__Try it__. For this exercise, restate the data below with no change at all.
*** Begin section ***
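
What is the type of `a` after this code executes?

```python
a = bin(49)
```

bin() returns str representation

str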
*** End section ***
__Response for this exercise__.
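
What is the type of `a` after this code executes?

```python
a = bin(49)
```

bin() returns str representation

str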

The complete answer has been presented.